== Records provided

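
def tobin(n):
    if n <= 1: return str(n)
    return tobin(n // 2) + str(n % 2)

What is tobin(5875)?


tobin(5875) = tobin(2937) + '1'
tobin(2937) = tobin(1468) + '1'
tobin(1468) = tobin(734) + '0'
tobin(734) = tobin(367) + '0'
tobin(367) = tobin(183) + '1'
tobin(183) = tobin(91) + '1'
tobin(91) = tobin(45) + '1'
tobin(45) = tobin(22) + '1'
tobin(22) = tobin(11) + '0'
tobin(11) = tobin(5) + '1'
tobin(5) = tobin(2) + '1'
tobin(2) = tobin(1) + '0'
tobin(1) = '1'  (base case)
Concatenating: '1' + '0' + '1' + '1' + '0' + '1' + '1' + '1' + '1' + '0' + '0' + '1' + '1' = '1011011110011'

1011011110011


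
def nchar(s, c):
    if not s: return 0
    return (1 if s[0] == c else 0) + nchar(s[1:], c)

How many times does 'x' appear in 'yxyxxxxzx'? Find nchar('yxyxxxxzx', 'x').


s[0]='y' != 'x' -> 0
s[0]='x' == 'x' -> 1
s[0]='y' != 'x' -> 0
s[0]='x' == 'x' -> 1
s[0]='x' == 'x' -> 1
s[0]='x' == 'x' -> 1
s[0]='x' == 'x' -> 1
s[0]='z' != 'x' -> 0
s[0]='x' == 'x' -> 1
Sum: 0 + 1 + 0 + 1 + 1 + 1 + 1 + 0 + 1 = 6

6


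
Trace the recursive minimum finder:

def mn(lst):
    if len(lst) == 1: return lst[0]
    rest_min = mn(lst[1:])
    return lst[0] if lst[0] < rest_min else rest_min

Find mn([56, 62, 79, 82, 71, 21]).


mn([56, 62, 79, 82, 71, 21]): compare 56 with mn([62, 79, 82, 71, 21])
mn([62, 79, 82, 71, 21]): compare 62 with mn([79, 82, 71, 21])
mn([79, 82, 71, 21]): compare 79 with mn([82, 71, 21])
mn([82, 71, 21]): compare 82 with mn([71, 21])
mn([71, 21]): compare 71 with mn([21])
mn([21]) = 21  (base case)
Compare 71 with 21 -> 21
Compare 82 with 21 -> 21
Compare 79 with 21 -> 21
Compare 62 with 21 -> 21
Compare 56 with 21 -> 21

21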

====
== Records provided

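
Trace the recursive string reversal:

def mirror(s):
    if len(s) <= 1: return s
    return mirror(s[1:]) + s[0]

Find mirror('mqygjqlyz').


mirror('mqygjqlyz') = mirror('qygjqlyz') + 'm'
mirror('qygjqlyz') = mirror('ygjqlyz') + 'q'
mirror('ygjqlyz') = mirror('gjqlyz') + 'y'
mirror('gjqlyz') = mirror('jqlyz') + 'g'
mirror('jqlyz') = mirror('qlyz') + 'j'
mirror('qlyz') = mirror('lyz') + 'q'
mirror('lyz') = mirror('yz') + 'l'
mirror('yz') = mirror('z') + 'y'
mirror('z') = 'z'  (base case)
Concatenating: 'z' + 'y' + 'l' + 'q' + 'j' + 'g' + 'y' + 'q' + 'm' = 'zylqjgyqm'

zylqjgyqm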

====

Task - What is the number of lines in the records that hold the word "Trace"? Answer with that number only.

Final answer - 2